Task to carry out -
Instruction for the data below: set down exactly the lines from the line with "Identify the date termination" to the line with "The date of the warranty claim is 10", inclusive, and no others.

Provided records -

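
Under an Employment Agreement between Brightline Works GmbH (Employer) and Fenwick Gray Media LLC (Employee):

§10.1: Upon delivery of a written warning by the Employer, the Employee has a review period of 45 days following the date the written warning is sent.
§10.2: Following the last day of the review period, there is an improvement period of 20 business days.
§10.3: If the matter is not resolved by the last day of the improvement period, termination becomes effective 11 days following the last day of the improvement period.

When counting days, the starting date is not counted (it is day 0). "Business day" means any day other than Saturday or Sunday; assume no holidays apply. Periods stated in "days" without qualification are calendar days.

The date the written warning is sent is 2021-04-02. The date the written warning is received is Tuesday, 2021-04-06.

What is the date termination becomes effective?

2021-06-25

The last day of the review period: 2021-04-02 + 45 days = 2021-05-17.
The last day of the improvement period: counting 20 business days from Monday, 2021-05-17 (May 18, May 19, May 20, May 21, …, Jun 10, Jun 11, Jun 14, skipping weekends) reaches Monday, 2021-06-14.
Adding 11 calendar days to 2021-06-14 gives 2021-06-25, which is the date termination becomes effective.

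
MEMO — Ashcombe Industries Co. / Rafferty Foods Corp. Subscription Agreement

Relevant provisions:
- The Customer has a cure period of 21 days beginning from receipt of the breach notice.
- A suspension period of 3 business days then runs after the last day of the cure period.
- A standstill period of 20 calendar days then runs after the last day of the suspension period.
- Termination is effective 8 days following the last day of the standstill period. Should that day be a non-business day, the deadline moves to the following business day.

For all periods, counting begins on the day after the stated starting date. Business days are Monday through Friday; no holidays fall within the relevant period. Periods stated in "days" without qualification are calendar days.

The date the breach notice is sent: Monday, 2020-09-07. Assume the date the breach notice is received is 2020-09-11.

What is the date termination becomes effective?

2020-11-04

The last day of the cure period: 2020-09-11 + 21 days = 2020-10-02.
The last day of the suspension period: 3 business days after Friday, 2020-10-02, skipping weekends — Oct 5, Oct 6, Oct 7 — lands on Wednesday, 2020-10-07.
The last day of the standstill period: 20 calendar days after 2020-10-07 is 2020-10-27.
Adding 8 calendar days to 2020-10-27 gives 2020-11-04, which is the date termination becomes effective. 2020-11-04 is a Wednesday, so no roll-forward applies.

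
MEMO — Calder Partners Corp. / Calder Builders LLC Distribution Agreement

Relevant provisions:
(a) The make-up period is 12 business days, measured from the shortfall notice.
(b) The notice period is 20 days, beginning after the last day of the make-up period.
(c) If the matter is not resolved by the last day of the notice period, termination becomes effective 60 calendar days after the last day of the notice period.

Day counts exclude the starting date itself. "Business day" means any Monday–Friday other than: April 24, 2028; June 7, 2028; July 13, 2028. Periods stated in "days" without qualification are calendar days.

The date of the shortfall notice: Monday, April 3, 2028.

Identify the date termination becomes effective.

The last day of the make-up period: 12 business days after Monday, April 3, 2028, skipping weekends — Apr 4, Apr 5, Apr 6, Apr 7, …, Apr 17, Apr 18, Apr 19 — lands on Wednesday, April 19, 2028.
The last day of the notice period: 20 calendar days after April 19, 2028 is May 9, 2028.
The date termination becomes effective: May 9, 2028 + 60 days = July 8, 2028.

July 8, 2028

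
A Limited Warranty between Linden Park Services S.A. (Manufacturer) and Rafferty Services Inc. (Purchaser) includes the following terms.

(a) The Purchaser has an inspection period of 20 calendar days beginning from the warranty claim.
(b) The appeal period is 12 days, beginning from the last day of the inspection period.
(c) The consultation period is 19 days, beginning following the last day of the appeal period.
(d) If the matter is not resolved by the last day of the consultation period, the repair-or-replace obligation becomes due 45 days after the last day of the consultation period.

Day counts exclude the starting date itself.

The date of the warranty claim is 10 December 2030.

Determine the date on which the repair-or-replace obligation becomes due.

16 March 2031

The last day of the inspection period: 20 calendar days after 10 December 2030 is 30 December 2030.
The last day of the appeal period: 12 calendar days after 30 December 2030 is 11 January 2031.
Adding 19 calendar days to 11 January 2031 gives 30 January 2031, which is the last day of the consultation period.
The date on which the repair-or-replace obligation becomes due: 45 calendar days after 30 January 2031 is 16 March 2031.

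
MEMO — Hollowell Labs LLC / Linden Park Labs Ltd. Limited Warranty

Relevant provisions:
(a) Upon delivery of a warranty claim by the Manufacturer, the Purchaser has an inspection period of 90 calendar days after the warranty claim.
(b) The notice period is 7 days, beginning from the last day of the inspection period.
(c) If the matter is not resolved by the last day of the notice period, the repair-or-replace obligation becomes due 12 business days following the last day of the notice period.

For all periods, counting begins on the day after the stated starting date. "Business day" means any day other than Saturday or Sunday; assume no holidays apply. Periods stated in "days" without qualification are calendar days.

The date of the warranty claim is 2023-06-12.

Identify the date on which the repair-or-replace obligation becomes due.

2023-10-03

Adding 90 calendar days to 2023-06-12 gives 2023-09-10, which is the last day of the inspection period.
The last day of the notice period: 2023-09-10 + 7 days = 2023-09-17.
The date on which the repair-or-replace obligation becomes due: 12 business days after Sunday, 2023-09-17, skipping weekends — Sep 18, Sep 19, Sep 20, Sep 21, …, Sep 29, Oct 2, Oct 3 — lands on Tuesday, 2023-10-03.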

Solved exercise -
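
Identify the date termination becomes effective.

The last day of the make-up period: 12 business days after Monday, April 3, 2028, skipping weekends — Apr 4, Apr 5, Apr 6, Apr 7, …, Apr 17, Apr 18, Apr 19 — lands on Wednesday, April 19, 2028.
The last day of the notice period: 20 calendar days after April 19, 2028 is May 9, 2028.
The date termination becomes effective: May 9, 2028 + 60 days = July 8, 2028.

July 8, 2028

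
A Limited Warranty between Linden Park Services S.A. (Manufacturer) and Rafferty Services Inc. (Purchaser) includes the following terms.

(a) The Purchaser has an inspection period of 20 calendar days beginning from the warranty claim.
(b) The appeal period is 12 days, beginning from the last day of the inspection period.
(c) The consultation period is 19 days, beginning following the last day of the appeal period.
(d) If the matter is not resolved by the last day of the consultation period, the repair-or-replace obligation becomes due 45 days after the last day of the consultation period.

Day counts exclude the starting date itself.

The date of the warranty claim is 10 December 2030.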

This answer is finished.